* _WORK INSTRUCTIONS_
One part of the entries below is wanted: the lines from the one containing "Give the string at position 7." through the one containing "11111111GGGGGoooooooooo". Write those out exactly and nothing else.

....

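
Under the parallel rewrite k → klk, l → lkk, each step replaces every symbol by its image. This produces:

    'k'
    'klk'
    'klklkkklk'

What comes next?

klklkkklklkkklkklkklklkkklk

Apply φ to klklkkklk symbol by symbol: k→klk, l→lkk, k→klk, l→lkk, k→klk, k→klk, k→klk, l→lkk, k→klk; joined: klk lkk klk lkk klk klk klk lkk klk.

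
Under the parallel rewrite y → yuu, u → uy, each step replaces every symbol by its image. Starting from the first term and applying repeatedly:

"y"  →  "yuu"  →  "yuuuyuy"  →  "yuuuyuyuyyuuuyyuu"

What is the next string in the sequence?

φ(yuuuyuyuyyuuuyyuu) expands symbol-by-symbol to yuu uy uy uy yuu uy yuu uy yuu yuu uy uy uy yuu yuu uy uy; joining the 17 pieces gives the next term.

yuuuyuyuyyuuuyyuuuyyuuyuuuyuyuyyuuyuuuyuy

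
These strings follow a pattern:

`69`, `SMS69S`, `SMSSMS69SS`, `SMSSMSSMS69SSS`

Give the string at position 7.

s(k+1) = SMS·s(k)·S, so each term gains SMS as a prefix and S as a suffix.
From SMSSMSSMS69SSS, 3 further steps: SMSSMSSMS69SSS → SMSSMSSMSSMS69SSSS → SMSSMSSMSSMSSMS69SSSSS → (answer).

SMSSMSSMSSMSSMSSMS69SSSSSS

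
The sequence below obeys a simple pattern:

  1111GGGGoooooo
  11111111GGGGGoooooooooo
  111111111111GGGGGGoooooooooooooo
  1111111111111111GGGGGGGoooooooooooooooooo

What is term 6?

111111111111111111111111GGGGGGGGGoooooooooooooooooooooooooo

The n-th term is 4n 1's then n+3 G's then 4n+2 o's (n = 1, 2, …).
Setting n = 6 gives 24, 9, 26 characters in each block.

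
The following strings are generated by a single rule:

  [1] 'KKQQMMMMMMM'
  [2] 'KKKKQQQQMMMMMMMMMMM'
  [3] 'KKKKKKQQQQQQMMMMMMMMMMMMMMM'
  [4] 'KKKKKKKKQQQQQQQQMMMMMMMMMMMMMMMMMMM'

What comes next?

Reading off run lengths: K runs 2, 4, 6, 8; Q runs 2, 4, 6, 8; M runs 7, 11, 15, 19 — each is linear in n (n = 1, 2, …).
Setting n = 5 gives 10, 10, 23 characters in each block.

KKKKKKKKKKQQQQQQQQQQMMMMMMMMMMMMMMMMMMMMMMM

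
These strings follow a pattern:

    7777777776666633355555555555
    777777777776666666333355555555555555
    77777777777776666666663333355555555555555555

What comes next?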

....

* _YOUR RESPONSE_
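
Give the string at position 7.

s(k+1) = SMS·s(k)·S, so each term gains SMS as a prefix and S as a suffix.
From SMSSMSSMS69SSS, 3 further steps: SMSSMSSMS69SSS → SMSSMSSMSSMS69SSSS → SMSSMSSMSSMSSMS69SSSSS → (answer).

SMSSMSSMSSMSSMSSMS69SSSSSS

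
The sequence below obeys a simple pattern:

  1111GGGGoooooo
  11111111GGGGGoooooooooo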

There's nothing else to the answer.